Stored dataset items:
■ ■ ■
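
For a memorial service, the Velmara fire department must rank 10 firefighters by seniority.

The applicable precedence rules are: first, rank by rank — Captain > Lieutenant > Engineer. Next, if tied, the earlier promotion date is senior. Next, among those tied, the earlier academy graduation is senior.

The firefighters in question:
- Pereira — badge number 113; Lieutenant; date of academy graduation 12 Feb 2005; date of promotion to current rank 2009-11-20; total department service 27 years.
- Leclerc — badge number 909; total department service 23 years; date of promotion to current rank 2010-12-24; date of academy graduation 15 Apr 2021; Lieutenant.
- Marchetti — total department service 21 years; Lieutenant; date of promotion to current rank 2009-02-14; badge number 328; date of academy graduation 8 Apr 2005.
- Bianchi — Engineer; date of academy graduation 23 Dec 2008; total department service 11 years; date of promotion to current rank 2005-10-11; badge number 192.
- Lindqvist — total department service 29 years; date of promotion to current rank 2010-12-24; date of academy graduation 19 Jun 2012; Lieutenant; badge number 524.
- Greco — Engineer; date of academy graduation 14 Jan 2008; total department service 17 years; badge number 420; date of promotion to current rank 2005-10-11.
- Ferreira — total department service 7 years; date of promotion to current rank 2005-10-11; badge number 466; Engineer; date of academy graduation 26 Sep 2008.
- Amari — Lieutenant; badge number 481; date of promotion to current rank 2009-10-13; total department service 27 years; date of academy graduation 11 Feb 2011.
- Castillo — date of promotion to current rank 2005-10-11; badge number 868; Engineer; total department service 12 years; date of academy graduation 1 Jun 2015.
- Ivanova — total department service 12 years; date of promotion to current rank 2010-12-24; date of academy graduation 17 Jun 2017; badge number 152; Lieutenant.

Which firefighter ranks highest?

Marchetti

By rank: Marchetti, Amari, Pereira, Lindqvist, Ivanova and Leclerc (Lieutenant); then Greco, Ferreira, Bianchi and Castillo (Engineer).
Among Marchetti, Amari, Pereira, Lindqvist, Ivanova and Leclerc, by date of promotion to current rank (earlier first): Marchetti (2009-02-14) before Amari (2009-10-13) before Pereira (2009-11-20) before Lindqvist, Ivanova and Leclerc (2010-12-24).
Among Lindqvist, Ivanova and Leclerc, by date of academy graduation (earlier first): Lindqvist (19 Jun 2012) before Ivanova (17 Jun 2017) before Leclerc (15 Apr 2021).
Greco, Ferreira, Bianchi and Castillo all have date of promotion to current rank 2005-10-11, so the next rule applies.
Among Greco, Ferreira, Bianchi and Castillo, by date of academy graduation (earlier first): Greco (14 Jan 2008) before Ferreira (26 Sep 2008) before Bianchi (23 Dec 2008) before Castillo (1 Jun 2015).
Order: Marchetti, Amari, Pereira, Lindqvist, Ivanova, Leclerc, Greco, Ferreira, Bianchi, Castillo.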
■ ■ ■
Gather from the records above every line containing the string "firefighters".

_Solved problem_.
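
For a memorial service, the Velmara fire department must rank 10 firefighters by seniority.
The firefighters in question: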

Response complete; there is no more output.